**Raw data:**
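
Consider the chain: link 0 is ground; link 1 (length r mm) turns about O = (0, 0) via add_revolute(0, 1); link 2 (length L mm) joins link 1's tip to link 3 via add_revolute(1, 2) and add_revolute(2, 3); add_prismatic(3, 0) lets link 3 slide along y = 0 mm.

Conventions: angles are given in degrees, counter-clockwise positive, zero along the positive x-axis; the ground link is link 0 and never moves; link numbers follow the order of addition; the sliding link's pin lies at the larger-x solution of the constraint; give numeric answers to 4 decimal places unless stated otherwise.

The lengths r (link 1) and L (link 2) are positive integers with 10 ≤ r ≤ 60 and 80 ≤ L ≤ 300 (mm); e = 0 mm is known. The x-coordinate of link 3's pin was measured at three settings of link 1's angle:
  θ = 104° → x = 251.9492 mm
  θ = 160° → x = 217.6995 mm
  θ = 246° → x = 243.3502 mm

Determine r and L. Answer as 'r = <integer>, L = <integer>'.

constraint per measurement: (x − r cos θ)² + (r sin θ − e)² = L²
subtracting the θ₁ and θ₂ equations cancels the r² and L² terms:
r = (x₁² − x₂²) / (2[(x₁cos θ₁ + e sin θ₁) − (x₂cos θ₂ + e sin θ₂)]) = 56.0002 → r = 56
L² = (x₁ − r cos θ₁)² + (r sin θ₁ − e)² = 73441.0265 → L = 271.0000 → L = 271
check at θ₃=246°: x = 243.3502 (printed 243.3502) ✓

r = 56, L = 271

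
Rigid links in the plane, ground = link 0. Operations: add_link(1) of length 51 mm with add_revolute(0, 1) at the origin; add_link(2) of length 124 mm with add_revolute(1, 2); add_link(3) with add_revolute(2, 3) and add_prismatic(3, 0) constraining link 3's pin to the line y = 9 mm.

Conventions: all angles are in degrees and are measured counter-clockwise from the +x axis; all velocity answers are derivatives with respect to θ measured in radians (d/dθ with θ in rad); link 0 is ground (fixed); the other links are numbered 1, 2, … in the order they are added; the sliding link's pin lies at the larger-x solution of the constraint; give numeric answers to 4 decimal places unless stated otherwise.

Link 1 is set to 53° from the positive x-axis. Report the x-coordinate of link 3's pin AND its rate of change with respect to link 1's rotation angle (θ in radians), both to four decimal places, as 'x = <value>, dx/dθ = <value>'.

geometry: r = 51 mm, L = 124 mm, e = 9 mm
crank pin P = (r cos θ, r sin θ) = (30.692566, 40.730411)
h = r sin θ − e = 40.730411 − 9 = 31.730411
x = r cos θ + √(L² − h²) = 30.692566 + 119.871519 = 150.564085
dx/dθ = −r sin θ − h·r cos θ/√(L² − h²) (θ in radians; h = 31.730411) = -48.854841

x = 150.5641, dx/dθ = -48.8548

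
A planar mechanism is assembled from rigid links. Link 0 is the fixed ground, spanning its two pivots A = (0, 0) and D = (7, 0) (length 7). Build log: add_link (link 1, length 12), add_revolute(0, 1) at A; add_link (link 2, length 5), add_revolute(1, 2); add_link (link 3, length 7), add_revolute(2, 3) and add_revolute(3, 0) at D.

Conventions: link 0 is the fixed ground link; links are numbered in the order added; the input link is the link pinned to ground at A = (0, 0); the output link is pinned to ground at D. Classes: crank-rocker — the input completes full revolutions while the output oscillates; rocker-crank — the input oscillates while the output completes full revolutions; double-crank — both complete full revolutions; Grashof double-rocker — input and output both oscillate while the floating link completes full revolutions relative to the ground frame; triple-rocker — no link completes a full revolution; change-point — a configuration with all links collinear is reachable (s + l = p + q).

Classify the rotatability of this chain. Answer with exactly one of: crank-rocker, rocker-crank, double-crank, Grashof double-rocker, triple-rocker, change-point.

lengths: ground=7, input=12, coupler=5, output=7
sorted: s=5 (shortest), l=12 (longest), p+q=14
s + l = 17 vs p + q = 14
s + l > p + q → non-Grashof → no link fully rotates → triple-rocker

triple-rocker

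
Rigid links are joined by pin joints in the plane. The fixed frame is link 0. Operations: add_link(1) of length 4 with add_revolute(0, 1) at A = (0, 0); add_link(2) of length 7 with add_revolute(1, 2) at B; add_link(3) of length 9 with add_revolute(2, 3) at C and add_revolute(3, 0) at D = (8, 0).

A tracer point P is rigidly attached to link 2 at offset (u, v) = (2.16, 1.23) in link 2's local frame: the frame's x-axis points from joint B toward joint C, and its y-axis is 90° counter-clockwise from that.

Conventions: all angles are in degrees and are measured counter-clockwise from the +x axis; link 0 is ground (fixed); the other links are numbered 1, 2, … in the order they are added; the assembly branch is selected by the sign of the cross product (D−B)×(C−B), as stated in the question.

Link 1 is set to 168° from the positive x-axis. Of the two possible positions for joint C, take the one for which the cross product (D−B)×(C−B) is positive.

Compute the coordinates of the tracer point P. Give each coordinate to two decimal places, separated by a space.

A=(0,0), D=(8.00,0)
B = A + 4.00·(cos168°, sin168°) = (-3.9126, 0.8316)
|BD| = 11.9416
circle(B,7.00) ∩ circle(D,9.00): a=4.6309, h=5.2492
  candidates: C₊=(1.0727,5.7456) cross=62.684; C₋=(0.3415,-4.7274) cross=-62.684
  branch + wants cross > 0 → take C=(1.0727,5.7456) (cross=62.684)
ex = (C−B)/|BC| = (0.7122,0.7020); ey = (-0.7020,0.7122)
P = B + 2.16·ex + 1.23·ey = (-3.2377,3.2239)

-3.24 3.22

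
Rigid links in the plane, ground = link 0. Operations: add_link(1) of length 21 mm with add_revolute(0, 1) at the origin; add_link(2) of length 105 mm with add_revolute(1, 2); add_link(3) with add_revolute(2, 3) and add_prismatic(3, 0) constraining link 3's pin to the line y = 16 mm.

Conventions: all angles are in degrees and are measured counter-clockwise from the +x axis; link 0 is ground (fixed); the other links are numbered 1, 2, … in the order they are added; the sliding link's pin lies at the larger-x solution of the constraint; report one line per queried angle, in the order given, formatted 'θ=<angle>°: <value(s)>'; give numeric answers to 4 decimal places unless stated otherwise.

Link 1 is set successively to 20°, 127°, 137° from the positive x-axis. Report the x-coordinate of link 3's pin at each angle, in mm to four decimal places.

geometry: r = 21 mm, L = 105 mm, e = 16 mm
θ=20°: crank pin P = (r cos θ, r sin θ) = (19.733545, 7.182423)
θ=20°: h = r sin θ − e = 7.182423 − 16 = -8.817577
θ=20°: x = r cos θ + √(L² − h²) = 19.733545 + 104.629108 = 124.362653
θ=127°: crank pin P = (r cos θ, r sin θ) = (-12.638115, 16.771346)
θ=127°: h = r sin θ − e = 16.771346 − 16 = 0.771346
θ=127°: x = r cos θ + √(L² − h²) = -12.638115 + 104.997167 = 92.359051
θ=137°: crank pin P = (r cos θ, r sin θ) = (-15.358428, 14.321966)
θ=137°: h = r sin θ − e = 14.321966 − 16 = -1.678034
θ=137°: x = r cos θ + √(L² − h²) = -15.358428 + 104.986591 = 89.628163

θ=20°: 124.3627
θ=127°: 92.3591
θ=137°: 89.6282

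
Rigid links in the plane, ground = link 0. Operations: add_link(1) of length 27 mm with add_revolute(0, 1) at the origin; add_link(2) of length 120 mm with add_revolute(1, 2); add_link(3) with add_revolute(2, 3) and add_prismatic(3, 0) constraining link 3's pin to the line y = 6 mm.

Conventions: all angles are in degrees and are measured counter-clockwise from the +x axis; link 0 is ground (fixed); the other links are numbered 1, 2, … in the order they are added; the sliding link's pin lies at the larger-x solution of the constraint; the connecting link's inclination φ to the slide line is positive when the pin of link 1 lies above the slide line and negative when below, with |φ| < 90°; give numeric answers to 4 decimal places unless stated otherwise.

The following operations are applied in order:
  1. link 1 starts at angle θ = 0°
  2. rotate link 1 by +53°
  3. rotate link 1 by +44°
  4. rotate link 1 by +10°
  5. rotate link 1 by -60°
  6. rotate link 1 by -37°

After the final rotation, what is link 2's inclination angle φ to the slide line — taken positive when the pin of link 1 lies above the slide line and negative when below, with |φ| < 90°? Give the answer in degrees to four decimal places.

geometry: r = 27 mm, L = 120 mm, e = 6 mm; θ starts at 0°
rotate link 1 by +53°: θ ← 0° +53° = 53°
rotate link 1 by +44°: θ ← 53° +44° = 97°
rotate link 1 by +10°: θ ← 97° +10° = 107°
rotate link 1 by -60°: θ ← 107° -60° = 47°
rotate link 1 by -37°: θ ← 47° -37° = 10°
h = r sin θ − e = 4.688501 − 6 = -1.311499
sin φ = h / L = -1.311499 / 120 = -0.01092916
φ = arcsin(-0.01092916) = -0.626207°

-0.6262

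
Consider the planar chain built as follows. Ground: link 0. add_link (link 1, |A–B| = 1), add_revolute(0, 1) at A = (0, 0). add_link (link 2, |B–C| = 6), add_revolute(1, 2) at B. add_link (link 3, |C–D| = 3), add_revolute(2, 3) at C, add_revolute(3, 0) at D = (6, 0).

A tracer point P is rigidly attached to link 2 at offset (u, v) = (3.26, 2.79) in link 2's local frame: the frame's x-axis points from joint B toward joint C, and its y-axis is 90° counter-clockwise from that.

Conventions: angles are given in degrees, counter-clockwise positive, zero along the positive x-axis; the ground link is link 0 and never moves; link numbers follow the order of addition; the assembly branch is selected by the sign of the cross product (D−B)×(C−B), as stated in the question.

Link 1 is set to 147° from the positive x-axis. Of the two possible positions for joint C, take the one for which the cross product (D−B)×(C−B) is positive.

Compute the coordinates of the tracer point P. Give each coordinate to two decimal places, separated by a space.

A=(0,0), D=(6.00,0)
B = A + 1.00·(cos147°, sin147°) = (-0.8387, 0.5446)
|BD| = 6.8603
circle(B,6.00) ∩ circle(D,3.00): a=5.3980, h=2.6195
  candidates: C₊=(4.7502,2.7273) cross=17.970; C₋=(4.3343,-2.4951) cross=-17.970
  branch + wants cross > 0 → take C=(4.7502,2.7273) (cross=17.970)
ex = (C−B)/|BC| = (0.9315,0.3638); ey = (-0.3638,0.9315)
P = B + 3.26·ex + 2.79·ey = (1.1830,4.3294)

1.18 4.33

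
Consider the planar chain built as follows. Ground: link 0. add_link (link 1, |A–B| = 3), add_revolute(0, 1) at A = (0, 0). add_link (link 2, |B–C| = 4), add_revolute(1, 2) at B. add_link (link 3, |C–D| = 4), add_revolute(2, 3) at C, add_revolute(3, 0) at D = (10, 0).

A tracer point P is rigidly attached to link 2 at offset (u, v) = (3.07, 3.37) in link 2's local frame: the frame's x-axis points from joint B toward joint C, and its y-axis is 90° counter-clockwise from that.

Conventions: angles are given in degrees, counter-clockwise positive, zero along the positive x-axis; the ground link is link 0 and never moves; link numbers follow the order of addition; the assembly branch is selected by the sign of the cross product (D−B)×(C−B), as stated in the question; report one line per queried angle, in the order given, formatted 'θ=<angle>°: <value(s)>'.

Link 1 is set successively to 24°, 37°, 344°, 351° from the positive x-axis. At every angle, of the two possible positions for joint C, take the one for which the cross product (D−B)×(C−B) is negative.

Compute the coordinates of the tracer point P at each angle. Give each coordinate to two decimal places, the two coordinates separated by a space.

A=(0,0), D=(10.00,0)
θ=24°: B = A + 3.00·(cos24°, sin24°) = (2.7406, 1.2202)
θ=24°: |BD| = 7.3612
θ=24°: circle(B,4.00) ∩ circle(D,4.00): a=3.6806, h=1.5663
θ=24°:   candidates: C₊=(6.6299,2.1547) cross=11.530; C₋=(6.1107,-0.9345) cross=-11.530
θ=24°:   branch - wants cross < 0 → take C=(6.1107,-0.9345) (cross=-11.530)
θ=24°: ex = (C−B)/|BC| = (0.8425,-0.5387); ey = (0.5387,0.8425)
θ=24°: P = B + 3.07·ex + 3.37·ey = (7.1425,2.4057)
θ=37°: B = A + 3.00·(cos37°, sin37°) = (2.3959, 1.8054)
θ=37°: |BD| = 7.8155
θ=37°: circle(B,4.00) ∩ circle(D,4.00): a=3.9077, h=0.8541
θ=37°:   candidates: C₊=(6.3953,1.7337) cross=6.675; C₋=(6.0006,0.0717) cross=-6.675
θ=37°:   branch - wants cross < 0 → take C=(6.0006,0.0717) (cross=-6.675)
θ=37°: ex = (C−B)/|BC| = (0.9012,-0.4334); ey = (0.4334,0.9012)
θ=37°: P = B + 3.07·ex + 3.37·ey = (6.6232,3.5118)
θ=344°: B = A + 3.00·(cos344°, sin344°) = (2.8838, -0.8269)
θ=344°: |BD| = 7.1641
θ=344°: circle(B,4.00) ∩ circle(D,4.00): a=3.5820, h=1.7801
θ=344°:   candidates: C₊=(6.2364,1.3548) cross=12.753; C₋=(6.6474,-2.1817) cross=-12.753
θ=344°:   branch - wants cross < 0 → take C=(6.6474,-2.1817) (cross=-12.753)
θ=344°: ex = (C−B)/|BC| = (0.9409,-0.3387); ey = (0.3387,0.9409)
θ=344°: P = B + 3.07·ex + 3.37·ey = (6.9137,1.3041)
θ=351°: B = A + 3.00·(cos351°, sin351°) = (2.9631, -0.4693)
θ=351°: |BD| = 7.0526
θ=351°: circle(B,4.00) ∩ circle(D,4.00): a=3.5263, h=1.8882
θ=351°:   candidates: C₊=(6.3559,1.6494) cross=13.317; C₋=(6.6072,-2.1187) cross=-13.317
θ=351°:   branch - wants cross < 0 → take C=(6.6072,-2.1187) (cross=-13.317)
θ=351°: ex = (C−B)/|BC| = (0.9110,-0.4123); ey = (0.4123,0.9110)
θ=351°: P = B + 3.07·ex + 3.37·ey = (7.1495,1.3350)

θ=24°: 7.14 2.41
θ=37°: 6.62 3.51
θ=344°: 6.91 1.30
θ=351°: 7.15 1.33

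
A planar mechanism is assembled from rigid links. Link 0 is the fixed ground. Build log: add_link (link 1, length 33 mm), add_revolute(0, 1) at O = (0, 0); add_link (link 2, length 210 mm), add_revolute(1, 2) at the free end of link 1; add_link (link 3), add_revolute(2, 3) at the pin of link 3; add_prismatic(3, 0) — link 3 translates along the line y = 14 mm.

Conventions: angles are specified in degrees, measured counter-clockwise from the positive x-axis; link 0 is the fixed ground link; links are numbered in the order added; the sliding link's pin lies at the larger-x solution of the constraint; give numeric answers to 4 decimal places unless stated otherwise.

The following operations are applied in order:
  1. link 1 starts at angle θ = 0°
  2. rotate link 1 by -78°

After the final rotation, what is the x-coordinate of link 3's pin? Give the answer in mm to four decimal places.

geometry: r = 33 mm, L = 210 mm, e = 14 mm; θ starts at 0°
rotate link 1 by -78°: θ ← 0° -78° = -78°
crank pin P = (r cos θ, r sin θ) = (6.861086, -32.278871)
h = r sin θ − e = -32.278871 − 14 = -46.278871
x = r cos θ + √(L² − h²) = 6.861086 + 204.837170 = 211.698256

211.6983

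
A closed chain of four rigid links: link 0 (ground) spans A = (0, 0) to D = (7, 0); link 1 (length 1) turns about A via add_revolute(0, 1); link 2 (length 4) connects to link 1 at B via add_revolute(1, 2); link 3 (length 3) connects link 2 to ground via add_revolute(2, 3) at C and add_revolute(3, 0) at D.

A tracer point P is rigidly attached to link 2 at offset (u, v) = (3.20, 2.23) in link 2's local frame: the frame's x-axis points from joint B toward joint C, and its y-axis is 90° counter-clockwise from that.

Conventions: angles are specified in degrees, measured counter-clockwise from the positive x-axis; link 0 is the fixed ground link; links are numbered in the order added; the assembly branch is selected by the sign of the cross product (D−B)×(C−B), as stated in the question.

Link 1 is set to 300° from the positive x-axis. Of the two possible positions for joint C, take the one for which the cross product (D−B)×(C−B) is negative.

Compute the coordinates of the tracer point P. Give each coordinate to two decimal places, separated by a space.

A=(0,0), D=(7.00,0)
B = A + 1.00·(cos300°, sin300°) = (0.5000, -0.8660)
|BD| = 6.5574
circle(B,4.00) ∩ circle(D,3.00): a=3.8125, h=1.2104
  candidates: C₊=(4.1192,0.8373) cross=7.937; C₋=(4.4389,-1.5623) cross=-7.937
  branch - wants cross < 0 → take C=(4.4389,-1.5623) (cross=-7.937)
ex = (C−B)/|BC| = (0.9847,-0.1741); ey = (0.1741,0.9847)
P = B + 3.20·ex + 2.23·ey = (4.0393,0.7729)

4.04 0.77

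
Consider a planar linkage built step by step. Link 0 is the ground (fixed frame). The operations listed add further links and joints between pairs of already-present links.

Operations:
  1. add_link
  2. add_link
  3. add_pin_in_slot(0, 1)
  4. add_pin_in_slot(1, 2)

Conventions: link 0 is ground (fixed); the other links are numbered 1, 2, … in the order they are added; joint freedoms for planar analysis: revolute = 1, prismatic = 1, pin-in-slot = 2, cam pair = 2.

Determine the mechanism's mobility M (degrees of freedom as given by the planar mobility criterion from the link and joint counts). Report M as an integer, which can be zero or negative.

link 0 = ground. State L|J1|J2 = 1|0|0
+link1  2|0|0
+link2  3|0|0
PS(0,1) f=2→J2  3|0|1
PS(1,2) f=2→J2  3|0|2
M = 3(3−1)−2·0−2 = 6−0−2 = 4

M = 4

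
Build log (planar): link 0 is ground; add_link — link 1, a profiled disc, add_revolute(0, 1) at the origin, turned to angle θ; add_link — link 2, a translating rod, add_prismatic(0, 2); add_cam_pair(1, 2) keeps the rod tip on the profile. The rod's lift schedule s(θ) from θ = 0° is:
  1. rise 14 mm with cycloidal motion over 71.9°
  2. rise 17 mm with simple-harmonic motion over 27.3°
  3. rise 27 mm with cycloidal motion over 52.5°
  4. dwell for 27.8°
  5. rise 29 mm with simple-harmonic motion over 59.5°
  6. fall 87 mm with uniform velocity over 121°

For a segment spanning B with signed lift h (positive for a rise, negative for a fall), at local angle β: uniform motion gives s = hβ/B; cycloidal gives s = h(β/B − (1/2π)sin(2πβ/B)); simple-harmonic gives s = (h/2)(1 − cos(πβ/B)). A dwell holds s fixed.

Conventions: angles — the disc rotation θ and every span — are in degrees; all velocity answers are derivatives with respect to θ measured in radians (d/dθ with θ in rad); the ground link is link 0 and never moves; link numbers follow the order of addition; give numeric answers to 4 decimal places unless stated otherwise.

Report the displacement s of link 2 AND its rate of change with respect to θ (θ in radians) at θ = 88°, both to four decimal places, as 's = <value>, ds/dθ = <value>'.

seg 1 [0°–71.9°] cycloidal, h=14: full span → s += 14 → s = 14.0000
seg 2 [71.9°–99.2°] simple-harmonic, h=17: θ=88° here. β=16.1, B=27.3. 17/2·(1 − cos(π·0.5897)) = 10.8648 → s = 24.8648
velocity in seg [71.9°–99.2°] (simple-harmonic), θ in radians: β = 16.1° = 0.2810 rad, B = 27.3° = 0.4765 rad; ds/dθ = (πh/(2B)) sin(πβ/B) = (π·17/(2·0.4765)) sin(π·0.5897) = 53.831235 mm/rad

s = 24.8648, ds/dθ = 53.8312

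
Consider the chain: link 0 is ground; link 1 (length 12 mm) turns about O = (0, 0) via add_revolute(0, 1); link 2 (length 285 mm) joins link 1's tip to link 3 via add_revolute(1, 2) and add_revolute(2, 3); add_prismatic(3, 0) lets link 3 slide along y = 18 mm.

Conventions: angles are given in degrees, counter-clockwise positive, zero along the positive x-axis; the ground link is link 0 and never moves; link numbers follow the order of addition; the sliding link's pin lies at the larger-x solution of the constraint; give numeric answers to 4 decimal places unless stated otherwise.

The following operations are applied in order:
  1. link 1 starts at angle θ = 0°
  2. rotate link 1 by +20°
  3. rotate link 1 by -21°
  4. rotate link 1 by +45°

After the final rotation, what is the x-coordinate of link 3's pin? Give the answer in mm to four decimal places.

geometry: r = 12 mm, L = 285 mm, e = 18 mm; θ starts at 0°
rotate link 1 by +20°: θ ← 0° +20° = 20°
rotate link 1 by -21°: θ ← 20° -21° = -1°
rotate link 1 by +45°: θ ← -1° +45° = 44°
crank pin P = (r cos θ, r sin θ) = (8.632078, 8.335900)
h = r sin θ − e = 8.335900 − 18 = -9.664100
x = r cos θ + √(L² − h²) = 8.632078 + 284.836102 = 293.468180

293.4682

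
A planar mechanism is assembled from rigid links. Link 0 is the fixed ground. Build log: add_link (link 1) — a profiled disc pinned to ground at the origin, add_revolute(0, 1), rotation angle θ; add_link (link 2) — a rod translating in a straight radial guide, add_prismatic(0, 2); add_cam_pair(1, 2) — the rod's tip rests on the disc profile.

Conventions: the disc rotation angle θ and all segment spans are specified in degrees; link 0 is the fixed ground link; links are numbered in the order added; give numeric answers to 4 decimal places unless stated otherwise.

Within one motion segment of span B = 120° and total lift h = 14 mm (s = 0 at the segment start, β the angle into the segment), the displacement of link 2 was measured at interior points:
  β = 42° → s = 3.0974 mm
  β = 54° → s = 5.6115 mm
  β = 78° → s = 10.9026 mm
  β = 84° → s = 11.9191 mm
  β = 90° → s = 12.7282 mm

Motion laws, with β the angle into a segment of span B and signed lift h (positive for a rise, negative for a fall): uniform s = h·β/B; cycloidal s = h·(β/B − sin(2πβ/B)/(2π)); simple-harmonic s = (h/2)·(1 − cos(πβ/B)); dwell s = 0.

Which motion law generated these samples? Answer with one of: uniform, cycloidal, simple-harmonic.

candidates at β/B = r: uniform s = h·r (linear in β); cycloidal s = h·(r − sin(2πr)/(2π)); simple-harmonic s = (h/2)(1 − cos(πr))
β=42°: printed 3.0974 | uniform 4.9000, cycloidal 3.0974, simple-harmonic 3.8221
β=54°: printed 5.6115 | uniform 6.3000, cycloidal 5.6115, simple-harmonic 5.9050
β=78°: printed 10.9026 | uniform 9.1000, cycloidal 10.9026, simple-harmonic 10.1779
β=84°: printed 11.9191 | uniform 9.8000, cycloidal 11.9191, simple-harmonic 11.1145
β=90°: printed 12.7282 | uniform 10.5000, cycloidal 12.7282, simple-harmonic 11.9497
only one law matches every sample → cycloidal

cycloidal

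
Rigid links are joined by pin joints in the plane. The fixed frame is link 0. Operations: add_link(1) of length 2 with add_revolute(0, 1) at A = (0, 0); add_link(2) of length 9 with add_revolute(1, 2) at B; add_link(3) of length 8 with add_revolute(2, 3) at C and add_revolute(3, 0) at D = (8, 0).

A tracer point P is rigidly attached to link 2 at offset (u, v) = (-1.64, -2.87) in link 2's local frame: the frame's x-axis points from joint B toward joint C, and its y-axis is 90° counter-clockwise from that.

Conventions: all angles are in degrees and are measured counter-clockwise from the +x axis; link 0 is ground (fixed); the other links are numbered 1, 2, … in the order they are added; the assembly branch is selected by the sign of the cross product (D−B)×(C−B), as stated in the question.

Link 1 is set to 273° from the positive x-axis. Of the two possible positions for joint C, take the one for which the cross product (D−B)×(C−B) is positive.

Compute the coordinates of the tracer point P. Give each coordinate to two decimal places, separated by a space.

A=(0,0), D=(8.00,0)
B = A + 2.00·(cos273°, sin273°) = (0.1047, -1.9973)
|BD| = 8.1440
circle(B,9.00) ∩ circle(D,8.00): a=5.1157, h=7.4047
  candidates: C₊=(3.2482,6.4359) cross=60.304; C₋=(6.8801,-7.9212) cross=-60.304
  branch + wants cross > 0 → take C=(3.2482,6.4359) (cross=60.304)
ex = (C−B)/|BC| = (0.3493,0.9370); ey = (-0.9370,0.3493)
P = B + -1.64·ex + -2.87·ey = (2.2211,-4.5364)

2.22 -4.54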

**Problem to work on:** Nothing but the lines above from the one containing "axis; all velocity" through the one containing "3) and add_revolute(3, 0) at D." should appear in the answer, each repeated exactly.

**Problem solution:**
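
Conventions: all angles are in degrees and are measured counter-clockwise from the +x axis; all velocity answers are derivatives with respect to θ measured in radians (d/dθ with θ in rad); link 0 is ground (fixed); the other links are numbered 1, 2, … in the order they are added; the sliding link's pin lies at the larger-x solution of the constraint; give numeric answers to 4 decimal places unless stated otherwise.

Link 1 is set to 53° from the positive x-axis. Report the x-coordinate of link 3's pin AND its rate of change with respect to link 1's rotation angle (θ in radians), both to four decimal places, as 'x = <value>, dx/dθ = <value>'.

geometry: r = 51 mm, L = 124 mm, e = 9 mm
crank pin P = (r cos θ, r sin θ) = (30.692566, 40.730411)
h = r sin θ − e = 40.730411 − 9 = 31.730411
x = r cos θ + √(L² − h²) = 30.692566 + 119.871519 = 150.564085
dx/dθ = −r sin θ − h·r cos θ/√(L² − h²) (θ in radians; h = 31.730411) = -48.854841

x = 150.5641, dx/dθ = -48.8548

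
A planar mechanism is assembled from rigid links. Link 0 is the fixed ground, spanning its two pivots A = (0, 0) and D = (7, 0) (length 7). Build log: add_link (link 1, length 12), add_revolute(0, 1) at A; add_link (link 2, length 5), add_revolute(1, 2); add_link (link 3, length 7), add_revolute(2, 3) and add_revolute(3, 0) at D.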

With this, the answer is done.